- _EXERCISE DETAILS_
Reproduce the entries in full, with no changes.

- _DATA EXTRACTS_
== Segment start ==
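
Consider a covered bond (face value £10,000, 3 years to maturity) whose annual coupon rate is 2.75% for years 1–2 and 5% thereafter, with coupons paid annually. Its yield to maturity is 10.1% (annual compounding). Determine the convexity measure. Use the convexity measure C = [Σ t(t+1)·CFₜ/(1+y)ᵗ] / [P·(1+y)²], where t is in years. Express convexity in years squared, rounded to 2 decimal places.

9.52

With y = 0.101:
  t   CF        PV=CF/(1+0.101)^t    t·PV        t(t+1)·PV
  1       275.00       249.7729       249.7729         499.5459
  2       275.00       226.8601       453.7201       1,361.1604
  3    10,500.00     7,867.3295    23,601.9886      94,407.9545
  Σ                  8,343.9625    24,305.4817      96,268.6608
P = 8,343.9625.
Convexity = Σ t(t+1)·PV / [P·(1+y)²] = 96,268.6608 / (8,343.9625 × 1.212201) = 9.51783.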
== Segment end ==
- _TASK SOLUTION_
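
Consider a covered bond (face value £10,000, 3 years to maturity) whose annual coupon rate is 2.75% for years 1–2 and 5% thereafter, with coupons paid annually. Its yield to maturity is 10.1% (annual compounding). Determine the convexity measure. Use the convexity measure C = [Σ t(t+1)·CFₜ/(1+y)ᵗ] / [P·(1+y)²], where t is in years. Express convexity in years squared, rounded to 2 decimal places.

9.52

With y = 0.101:
  t   CF        PV=CF/(1+0.101)^t    t·PV        t(t+1)·PV
  1       275.00       249.7729       249.7729         499.5459
  2       275.00       226.8601       453.7201       1,361.1604
  3    10,500.00     7,867.3295    23,601.9886      94,407.9545
  Σ                  8,343.9625    24,305.4817      96,268.6608
P = 8,343.9625.
Convexity = Σ t(t+1)·PV / [P·(1+y)²] = 96,268.6608 / (8,343.9625 × 1.212201) = 9.51783.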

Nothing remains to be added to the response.